▶ **Goal of the exercise**:
Where the line containing "A tee pattern" appears in the records below, begin there and write out each line exactly until the last one, and nothing more.

▶ **Stored data**:

■ ■ ■ ■ ■

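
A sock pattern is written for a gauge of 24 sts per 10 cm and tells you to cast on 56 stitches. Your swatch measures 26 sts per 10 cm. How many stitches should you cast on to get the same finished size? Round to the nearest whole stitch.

Scale factor = 26 / 24 = 1.083.
56 × 26 / 24 = 60.67 sts.
→ 61 sts.

Cast on 61 stitches.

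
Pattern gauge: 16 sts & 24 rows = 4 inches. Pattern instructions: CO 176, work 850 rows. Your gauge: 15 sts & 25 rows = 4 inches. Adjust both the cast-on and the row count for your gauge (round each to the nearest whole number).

Cast on 165 stitches; work 885 rows.

Stitches: 176 × 15/16 = 165.00 → 165.
Rows: 850 × 25/24 = 885.42 → 885.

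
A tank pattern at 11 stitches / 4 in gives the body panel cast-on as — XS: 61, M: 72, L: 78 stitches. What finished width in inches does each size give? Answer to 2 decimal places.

11/4 = 2.75 sts per in.
XS: 61 / 2.75 = 22.182 → 22.18 in.
M: 72 / 2.75 = 26.182 → 26.18 in.
L: 78 / 2.75 = 28.364 → 28.36 in.

XS 22.18 inches; M 26.18 inches; L 28.36 inches.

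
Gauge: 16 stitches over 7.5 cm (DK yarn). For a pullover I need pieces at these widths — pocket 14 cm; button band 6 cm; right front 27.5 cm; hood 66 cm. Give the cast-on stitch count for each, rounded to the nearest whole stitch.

pocket 30; button band 13; right front 59; hood 141.

Rate = 16/7.5 = 2.133 sts per cm.
pocket: 14 × 2.133 = 29.87 → 30.
button band: 6 × 2.133 = 12.80 → 13.
right front: 27.5 × 2.133 = 58.67 → 59.
hood: 66 × 2.133 = 140.80 → 141.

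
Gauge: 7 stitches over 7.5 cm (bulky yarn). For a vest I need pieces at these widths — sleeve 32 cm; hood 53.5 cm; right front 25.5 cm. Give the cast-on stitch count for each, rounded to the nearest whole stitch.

Rate = 7/7.5 = 0.933 sts per cm.
sleeve: 32 × 0.933 = 29.87 → 30.
hood: 53.5 × 0.933 = 49.93 → 50.
right front: 25.5 × 0.933 = 23.80 → 24.

sleeve 30; hood 50; right front 24.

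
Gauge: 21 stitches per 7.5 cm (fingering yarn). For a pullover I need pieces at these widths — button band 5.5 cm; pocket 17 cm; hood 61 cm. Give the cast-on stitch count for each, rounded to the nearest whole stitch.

button band 15; pocket 48; hood 171.

Rate = 21/7.5 = 2.8 sts per cm.
button band: 5.5 × 2.8 = 15.40 → 15.
pocket: 17 × 2.8 = 47.60 → 48.
hood: 61 × 2.8 = 170.80 → 171.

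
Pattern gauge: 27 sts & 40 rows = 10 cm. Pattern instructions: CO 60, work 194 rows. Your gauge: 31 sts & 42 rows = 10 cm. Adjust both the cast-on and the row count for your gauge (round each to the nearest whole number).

Cast on 69 stitches; work 204 rows.

Stitches: 60 × 31/27 = 68.89 → 69.
Rows: 194 × 42/40 = 203.70 → 204.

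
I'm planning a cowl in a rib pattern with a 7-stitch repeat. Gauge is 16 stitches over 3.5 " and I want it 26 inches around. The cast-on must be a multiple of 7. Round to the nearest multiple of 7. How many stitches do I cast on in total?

Cast on 119 stitches.

16 / 3.5 = 4.571 sts per inch.
26 × 4.571 = 118.86 sts.
Nearest multiple of 7: 119.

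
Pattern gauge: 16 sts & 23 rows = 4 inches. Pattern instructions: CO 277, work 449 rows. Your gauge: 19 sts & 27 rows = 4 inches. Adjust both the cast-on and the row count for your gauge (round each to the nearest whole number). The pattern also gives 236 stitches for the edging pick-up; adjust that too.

Cast on 329 stitches; work 527 rows; edging pick-up 280 stitches.

Stitches: 277 × 19/16 = 328.94 → 329.
Rows: 449 × 27/23 = 527.09 → 527.
edging pick-up: 236 × 19/16 = 280.25 → 280.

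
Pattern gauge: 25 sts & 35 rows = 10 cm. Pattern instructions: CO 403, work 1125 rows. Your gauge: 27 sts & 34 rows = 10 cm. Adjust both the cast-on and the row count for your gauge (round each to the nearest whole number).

Cast on 435 stitches; work 1093 rows.

Stitches: 403 × 27/25 = 435.24 → 435.
Rows: 1125 × 34/35 = 1092.86 → 1093.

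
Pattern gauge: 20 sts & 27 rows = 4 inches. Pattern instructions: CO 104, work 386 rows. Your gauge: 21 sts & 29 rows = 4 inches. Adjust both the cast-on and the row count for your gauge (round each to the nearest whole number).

Cast on 109 stitches; work 415 rows.

Stitches: 104 × 21/20 = 109.20 → 109.
Rows: 386 × 29/27 = 414.59 → 415.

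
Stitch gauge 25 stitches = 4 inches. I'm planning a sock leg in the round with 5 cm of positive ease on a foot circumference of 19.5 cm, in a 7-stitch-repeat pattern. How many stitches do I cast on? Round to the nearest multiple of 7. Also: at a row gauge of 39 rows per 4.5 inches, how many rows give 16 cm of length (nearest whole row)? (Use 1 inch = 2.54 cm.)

Cast on 63 stitches; work 55 rows.

Finished = 19.5 + 5 = 24.5 cm.
24.5 cm × 1/2.54 = 9.65 inches.
25/4 = 6.25 sts per in; 9.65 × 6.25 = 60.29 sts.
Nearest multiple of 7 → 63.
16 cm = 6.30 inches; × 8.667 = 54.59 → 55 rows.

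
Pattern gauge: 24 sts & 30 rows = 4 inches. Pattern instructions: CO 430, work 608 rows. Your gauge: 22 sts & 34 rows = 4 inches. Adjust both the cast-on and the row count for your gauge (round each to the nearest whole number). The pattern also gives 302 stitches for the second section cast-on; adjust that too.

Cast on 394 stitches; work 689 rows; second section cast-on 277 stitches.

Stitches: 430 × 22/24 = 394.17 → 394.
Rows: 608 × 34/30 = 689.07 → 689.
second section cast-on: 302 × 22/24 = 276.83 → 277.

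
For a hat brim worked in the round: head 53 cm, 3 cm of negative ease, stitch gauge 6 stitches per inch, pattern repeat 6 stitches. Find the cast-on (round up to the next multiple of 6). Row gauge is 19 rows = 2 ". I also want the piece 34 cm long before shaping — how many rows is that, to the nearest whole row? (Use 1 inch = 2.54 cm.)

Cast on 120 stitches; work 127 rows.

Finished = 53 − 3 = 50 cm.
50 cm × 1/2.54 = 19.69 inches.
6/1 = 6 sts per in; 19.69 × 6 = 118.11 sts.
Next multiple of 6 → 120.
34 cm = 13.39 inches; × 9.5 = 127.17 → 127 rows.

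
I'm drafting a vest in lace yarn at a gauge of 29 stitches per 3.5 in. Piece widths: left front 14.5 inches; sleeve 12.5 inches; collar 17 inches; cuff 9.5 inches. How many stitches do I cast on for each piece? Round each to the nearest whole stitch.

Rate = 29/3.5 = 8.286 sts per in.
left front: 14.5 × 8.286 = 120.14 → 120.
sleeve: 12.5 × 8.286 = 103.57 → 104.
collar: 17 × 8.286 = 140.86 → 141.
cuff: 9.5 × 8.286 = 78.71 → 79.

left front 120; sleeve 104; collar 141; cuff 79.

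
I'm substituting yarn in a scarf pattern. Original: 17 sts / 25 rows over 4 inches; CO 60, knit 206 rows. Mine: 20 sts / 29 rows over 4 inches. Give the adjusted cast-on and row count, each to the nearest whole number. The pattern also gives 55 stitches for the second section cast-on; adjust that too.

Stitches: 60 × 20/17 = 70.59 → 71.
Rows: 206 × 29/25 = 238.96 → 239.
second section cast-on: 55 × 20/17 = 64.71 → 65.

Cast on 71 stitches; work 239 rows; second section cast-on 65 stitches.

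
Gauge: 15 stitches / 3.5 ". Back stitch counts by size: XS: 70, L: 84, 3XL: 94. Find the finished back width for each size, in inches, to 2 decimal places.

15/3.5 = 4.286 sts per in.
XS: 70 / 4.286 = 16.333 → 16.33 in.
L: 84 / 4.286 = 19.600 → 19.60 in.
3XL: 94 / 4.286 = 21.933 → 21.93 in.

XS 16.33 inches; L 19.60 inches; 3XL 21.93 inches.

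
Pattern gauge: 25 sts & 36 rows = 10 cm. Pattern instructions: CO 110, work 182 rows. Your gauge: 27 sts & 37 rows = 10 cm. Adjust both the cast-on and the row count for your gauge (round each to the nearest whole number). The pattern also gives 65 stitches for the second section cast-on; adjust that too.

Cast on 119 stitches; work 187 rows; second section cast-on 70 stitches.

Stitches: 110 × 27/25 = 118.80 → 119.
Rows: 182 × 37/36 = 187.06 → 187.
second section cast-on: 65 × 27/25 = 70.20 → 70.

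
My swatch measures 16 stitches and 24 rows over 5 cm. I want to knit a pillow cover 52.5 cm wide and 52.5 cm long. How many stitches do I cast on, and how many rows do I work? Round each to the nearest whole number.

Stitch gauge = 16/5 = 3.2 sts/cm; 52.5 × 3.2 = 168.00 → 168 sts.
Row gauge = 24/5 = 4.8 rows/cm; 52.5 × 4.8 = 252.00 → 252 rows.

Cast on 168 stitches and work 252 rows.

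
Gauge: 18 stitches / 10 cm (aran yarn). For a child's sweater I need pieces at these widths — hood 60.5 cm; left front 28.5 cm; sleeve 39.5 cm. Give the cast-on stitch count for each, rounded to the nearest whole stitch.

hood 109; left front 51; sleeve 71.

Rate = 18/10 = 1.8 sts per cm.
hood: 60.5 × 1.8 = 108.90 → 109.
left front: 28.5 × 1.8 = 51.30 → 51.
sleeve: 39.5 × 1.8 = 71.10 → 71.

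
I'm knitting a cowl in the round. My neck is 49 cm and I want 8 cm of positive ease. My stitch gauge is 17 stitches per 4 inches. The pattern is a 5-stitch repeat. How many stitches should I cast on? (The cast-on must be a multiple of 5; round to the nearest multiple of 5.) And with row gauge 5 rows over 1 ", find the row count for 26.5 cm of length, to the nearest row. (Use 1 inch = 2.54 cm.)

Finished = 49 + 8 = 57 cm.
57 cm × 1/2.54 = 22.44 inches.
17/4 = 4.25 sts per in; 22.44 × 4.25 = 95.37 sts.
Nearest multiple of 5 → 95.
26.5 cm = 10.43 inches; × 5 = 52.17 → 52 rows.

Cast on 95 stitches; work 52 rows.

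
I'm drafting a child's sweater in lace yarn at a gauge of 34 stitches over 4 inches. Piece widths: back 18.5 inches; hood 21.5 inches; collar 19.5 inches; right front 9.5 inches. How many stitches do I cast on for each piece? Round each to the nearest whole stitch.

Rate = 34/4 = 8.5 sts per in.
back: 18.5 × 8.5 = 157.25 → 157.
hood: 21.5 × 8.5 = 182.75 → 183.
collar: 19.5 × 8.5 = 165.75 → 166.
right front: 9.5 × 8.5 = 80.75 → 81.

back 157; hood 183; collar 166; right front 81.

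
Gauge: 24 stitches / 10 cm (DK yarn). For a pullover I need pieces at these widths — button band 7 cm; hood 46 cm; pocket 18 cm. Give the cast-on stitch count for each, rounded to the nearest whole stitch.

button band 17; hood 110; pocket 43.

Rate = 24/10 = 2.4 sts per cm.
button band: 7 × 2.4 = 16.80 → 17.
hood: 46 × 2.4 = 110.40 → 110.
pocket: 18 × 2.4 = 43.20 → 43.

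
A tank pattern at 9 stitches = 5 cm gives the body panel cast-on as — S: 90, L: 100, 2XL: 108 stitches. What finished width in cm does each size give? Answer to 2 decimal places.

9/5 = 1.8 sts per cm.
S: 90 / 1.8 = 50.000 → 50.00 cm.
L: 100 / 1.8 = 55.556 → 55.56 cm.
2XL: 108 / 1.8 = 60.000 → 60.00 cm.

S 50.00 cm; L 55.56 cm; 2XL 60.00 cm.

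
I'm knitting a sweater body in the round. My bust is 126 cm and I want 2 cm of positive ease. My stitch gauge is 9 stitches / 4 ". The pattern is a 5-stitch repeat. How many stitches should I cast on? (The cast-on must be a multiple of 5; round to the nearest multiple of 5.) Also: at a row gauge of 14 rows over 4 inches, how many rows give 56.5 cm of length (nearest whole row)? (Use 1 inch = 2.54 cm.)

Finished = 126 + 2 = 128 cm.
128 cm × 1/2.54 = 50.39 inches.
9/4 = 2.25 sts per in; 50.39 × 2.25 = 113.39 sts.
Nearest multiple of 5 → 115.
56.5 cm = 22.24 inches; × 3.5 = 77.85 → 78 rows.

Cast on 115 stitches; work 78 rows.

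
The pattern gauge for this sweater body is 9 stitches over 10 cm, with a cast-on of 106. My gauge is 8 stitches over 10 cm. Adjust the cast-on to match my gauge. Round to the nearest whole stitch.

CO 94 sts.

Scale factor = 8 / 9 = 0.889.
106 × 8 / 9 = 94.22 sts.
→ 94 sts.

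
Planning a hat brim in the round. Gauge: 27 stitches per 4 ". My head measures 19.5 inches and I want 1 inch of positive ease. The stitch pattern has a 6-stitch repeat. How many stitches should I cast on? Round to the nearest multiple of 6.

Finished = 19.5 + 1 = 20.5 inches.
27 / 4 = 6.75 sts/in.
20.5 × 6.75 = 138.38 sts.
Nearest multiple of 6: 138.

CO 138 sts.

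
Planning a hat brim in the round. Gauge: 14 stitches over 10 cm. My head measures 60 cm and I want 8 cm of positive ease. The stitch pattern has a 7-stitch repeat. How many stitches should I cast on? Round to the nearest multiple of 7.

CO 98 sts.

Finished = 60 + 8 = 68 cm.
14 / 10 = 1.4 sts/cm.
68 × 1.4 = 95.20 sts.
Nearest multiple of 7: 98.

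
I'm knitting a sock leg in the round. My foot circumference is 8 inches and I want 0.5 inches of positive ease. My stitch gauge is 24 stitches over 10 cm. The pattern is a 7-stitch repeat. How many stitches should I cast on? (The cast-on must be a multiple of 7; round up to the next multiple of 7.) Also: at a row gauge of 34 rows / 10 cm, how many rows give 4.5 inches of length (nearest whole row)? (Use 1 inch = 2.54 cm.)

Finished = 8 + 0.5 = 8.5 inches.
8.5 inches × 2.54 = 21.59 cm.
24/10 = 2.4 sts per cm; 21.59 × 2.4 = 51.82 sts.
Next multiple of 7 → 56.
4.5 inches = 11.43 cm; × 3.4 = 38.86 → 39 rows.

Cast on 56 stitches; work 39 rows.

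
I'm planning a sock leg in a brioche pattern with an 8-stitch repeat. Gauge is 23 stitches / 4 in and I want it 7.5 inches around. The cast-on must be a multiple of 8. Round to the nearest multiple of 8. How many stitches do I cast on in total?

Cast on 40 stitches.

23 / 4 = 5.75 sts per inch.
7.5 × 5.75 = 43.12 sts.
Nearest multiple of 8: 40.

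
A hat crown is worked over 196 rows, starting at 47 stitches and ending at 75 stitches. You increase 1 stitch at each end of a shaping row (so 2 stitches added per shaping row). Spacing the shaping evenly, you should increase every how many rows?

Increase every 14th row.

Stitches to add: |75 − 47| = 28.
Shaping rows needed: 28 / 2 = 14.
196 rows / 14 = every 14 rows.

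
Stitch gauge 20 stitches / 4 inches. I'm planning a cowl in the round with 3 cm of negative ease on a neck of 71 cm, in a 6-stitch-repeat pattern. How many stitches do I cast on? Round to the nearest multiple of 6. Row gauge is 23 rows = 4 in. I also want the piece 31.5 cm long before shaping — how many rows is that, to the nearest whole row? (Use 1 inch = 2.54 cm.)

Finished = 71 − 3 = 68 cm.
68 cm × 1/2.54 = 26.77 inches.
20/4 = 5 sts per in; 26.77 × 5 = 133.86 sts.
Nearest multiple of 6 → 132.
31.5 cm = 12.40 inches; × 5.75 = 71.31 → 71 rows.

Cast on 132 stitches; work 71 rows.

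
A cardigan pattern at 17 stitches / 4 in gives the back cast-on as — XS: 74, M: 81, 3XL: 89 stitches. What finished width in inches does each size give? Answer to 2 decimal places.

17/4 = 4.25 sts per in.
XS: 74 / 4.25 = 17.412 → 17.41 in.
M: 81 / 4.25 = 19.059 → 19.06 in.
3XL: 89 / 4.25 = 20.941 → 20.94 in.

XS 17.41 inches; M 19.06 inches; 3XL 20.94 inches.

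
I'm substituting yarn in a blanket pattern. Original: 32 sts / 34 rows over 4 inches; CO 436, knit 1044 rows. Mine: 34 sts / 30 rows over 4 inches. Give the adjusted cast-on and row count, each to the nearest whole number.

Stitches: 436 × 34/32 = 463.25 → 463.
Rows: 1044 × 30/34 = 921.18 → 921.

Cast on 463 stitches; work 921 rows.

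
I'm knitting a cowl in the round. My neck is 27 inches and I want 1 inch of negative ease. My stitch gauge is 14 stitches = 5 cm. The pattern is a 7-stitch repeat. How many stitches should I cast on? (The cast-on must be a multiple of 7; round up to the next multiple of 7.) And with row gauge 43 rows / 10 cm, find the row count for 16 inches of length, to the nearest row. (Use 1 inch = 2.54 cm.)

Cast on 189 stitches; work 175 rows.

Finished = 27 − 1 = 26 inches.
26 inches × 2.54 = 66.04 cm.
14/5 = 2.8 sts per cm; 66.04 × 2.8 = 184.91 sts.
Next multiple of 7 → 189.
16 inches = 40.64 cm; × 4.3 = 174.75 → 175 rows.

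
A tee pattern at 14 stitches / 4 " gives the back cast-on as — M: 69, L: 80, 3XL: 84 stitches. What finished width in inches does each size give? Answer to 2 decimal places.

M 19.71 inches; L 22.86 inches; 3XL 24.00 inches.

14/4 = 3.5 sts per in.
M: 69 / 3.5 = 19.714 → 19.71 in.
L: 80 / 3.5 = 22.857 → 22.86 in.
3XL: 84 / 3.5 = 24.000 → 24.00 in.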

■ ■ ■ ■ ■

▶ **Output for this exercise**:
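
A tee pattern at 14 stitches / 4 " gives the back cast-on as — M: 69, L: 80, 3XL: 84 stitches. What finished width in inches does each size give? Answer to 2 decimal places.

M 19.71 inches; L 22.86 inches; 3XL 24.00 inches.

14/4 = 3.5 sts per in.
M: 69 / 3.5 = 19.714 → 19.71 in.
L: 80 / 3.5 = 22.857 → 22.86 in.
3XL: 84 / 3.5 = 24.000 → 24.00 in.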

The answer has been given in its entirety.